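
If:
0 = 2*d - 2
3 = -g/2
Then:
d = 1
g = -6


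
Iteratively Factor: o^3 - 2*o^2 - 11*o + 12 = (o + 3)*(o^2 - 5*o + 4) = (o - 1)*(o + 3)*(o - 4)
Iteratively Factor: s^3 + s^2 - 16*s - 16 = (s + 4)*(s^2 - 3*s - 4) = (s + 1)*(s + 4)*(s - 4)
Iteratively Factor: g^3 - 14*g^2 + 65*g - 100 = (g - 5)*(g^2 - 9*g + 20) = (g - 5)*(g - 4)*(g - 5)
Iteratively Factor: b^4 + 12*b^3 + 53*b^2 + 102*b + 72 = (b + 2)*(b^3 + 10*b^2 + 33*b + 36) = (b + 2)*(b + 3)*(b^2 + 7*b + 12) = (b + 2)*(b + 3)*(b + 4)*(b + 3)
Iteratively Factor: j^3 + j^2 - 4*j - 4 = (j + 1)*(j^2 - 4) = (j + 1)*(j + 2)*(j - 2)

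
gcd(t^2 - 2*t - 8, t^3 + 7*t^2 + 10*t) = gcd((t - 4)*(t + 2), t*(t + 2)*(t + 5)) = t + 2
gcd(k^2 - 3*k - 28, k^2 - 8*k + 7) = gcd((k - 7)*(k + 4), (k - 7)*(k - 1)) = k - 7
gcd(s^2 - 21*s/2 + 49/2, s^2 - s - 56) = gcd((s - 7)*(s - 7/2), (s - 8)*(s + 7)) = 1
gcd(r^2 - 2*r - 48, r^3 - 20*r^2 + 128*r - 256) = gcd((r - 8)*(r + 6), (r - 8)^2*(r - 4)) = r - 8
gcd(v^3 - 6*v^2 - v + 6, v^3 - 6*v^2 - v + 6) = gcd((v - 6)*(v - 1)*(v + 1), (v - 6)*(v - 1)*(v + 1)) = v^3 - 6*v^2 - v + 6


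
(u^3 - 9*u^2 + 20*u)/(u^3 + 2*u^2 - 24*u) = (u - 5)/(u + 6)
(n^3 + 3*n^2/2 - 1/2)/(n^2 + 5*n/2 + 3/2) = (2*n^2 + n - 1)/(2*n + 3)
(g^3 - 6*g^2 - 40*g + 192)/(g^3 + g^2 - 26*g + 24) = (g - 8)/(g - 1)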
⁂
### Task prompt
Would you repeat each line above exactly as it stands?

### Worked solution
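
If:
0 = 2*d - 2
3 = -g/2
Then:
d = 1
g = -6


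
Iteratively Factor: o^3 - 2*o^2 - 11*o + 12 = (o + 3)*(o^2 - 5*o + 4) = (o - 1)*(o + 3)*(o - 4)
Iteratively Factor: s^3 + s^2 - 16*s - 16 = (s + 4)*(s^2 - 3*s - 4) = (s + 1)*(s + 4)*(s - 4)
Iteratively Factor: g^3 - 14*g^2 + 65*g - 100 = (g - 5)*(g^2 - 9*g + 20) = (g - 5)*(g - 4)*(g - 5)
Iteratively Factor: b^4 + 12*b^3 + 53*b^2 + 102*b + 72 = (b + 2)*(b^3 + 10*b^2 + 33*b + 36) = (b + 2)*(b + 3)*(b^2 + 7*b + 12) = (b + 2)*(b + 3)*(b + 4)*(b + 3)
Iteratively Factor: j^3 + j^2 - 4*j - 4 = (j + 1)*(j^2 - 4) = (j + 1)*(j + 2)*(j - 2)

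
gcd(t^2 - 2*t - 8, t^3 + 7*t^2 + 10*t) = gcd((t - 4)*(t + 2), t*(t + 2)*(t + 5)) = t + 2
gcd(k^2 - 3*k - 28, k^2 - 8*k + 7) = gcd((k - 7)*(k + 4), (k - 7)*(k - 1)) = k - 7
gcd(s^2 - 21*s/2 + 49/2, s^2 - s - 56) = gcd((s - 7)*(s - 7/2), (s - 8)*(s + 7)) = 1
gcd(r^2 - 2*r - 48, r^3 - 20*r^2 + 128*r - 256) = gcd((r - 8)*(r + 6), (r - 8)^2*(r - 4)) = r - 8
gcd(v^3 - 6*v^2 - v + 6, v^3 - 6*v^2 - v + 6) = gcd((v - 6)*(v - 1)*(v + 1), (v - 6)*(v - 1)*(v + 1)) = v^3 - 6*v^2 - v + 6


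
(u^3 - 9*u^2 + 20*u)/(u^3 + 2*u^2 - 24*u) = (u - 5)/(u + 6)
(n^3 + 3*n^2/2 - 1/2)/(n^2 + 5*n/2 + 3/2) = (2*n^2 + n - 1)/(2*n + 3)
(g^3 - 6*g^2 - 40*g + 192)/(g^3 + g^2 - 26*g + 24) = (g - 8)/(g - 1)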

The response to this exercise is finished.